== Instructions for the task ==
Copy each line below that contains "clashes".

(Saved data entries)
= Beginning of Section =
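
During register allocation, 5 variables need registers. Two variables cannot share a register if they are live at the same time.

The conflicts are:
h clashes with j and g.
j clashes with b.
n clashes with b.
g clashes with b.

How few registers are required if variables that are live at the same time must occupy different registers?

n and b conflict, so at least 2 registers are needed.
2 registers suffice: h=1, j=2, n=2, g=2, b=1. Each listed conflict is separated.

2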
= End of Section =
== Solution for this problem ==
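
h clashes with j and g.
j clashes with b.
n clashes with b.
g clashes with b.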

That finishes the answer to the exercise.